Extracted data entries
_ _ _ _
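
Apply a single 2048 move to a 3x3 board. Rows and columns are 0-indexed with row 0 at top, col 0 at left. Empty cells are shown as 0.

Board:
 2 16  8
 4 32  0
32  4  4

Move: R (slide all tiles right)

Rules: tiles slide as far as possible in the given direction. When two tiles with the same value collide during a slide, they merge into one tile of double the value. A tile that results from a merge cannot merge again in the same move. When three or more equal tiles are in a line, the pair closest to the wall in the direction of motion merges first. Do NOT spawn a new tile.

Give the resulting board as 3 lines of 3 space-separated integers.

Slide right:
row 0: [2, 16, 8] -> [2, 16, 8]
row 1: [4, 32, 0] -> [0, 4, 32]
row 2: [32, 4, 4] -> [0, 32, 8]

Answer:  2 16  8
 0  4 32
 0 32  8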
_ _ _ _
Exercise: Across the entries, how many lines hold the word "tiles"? Say only the number.

Expected answer: 2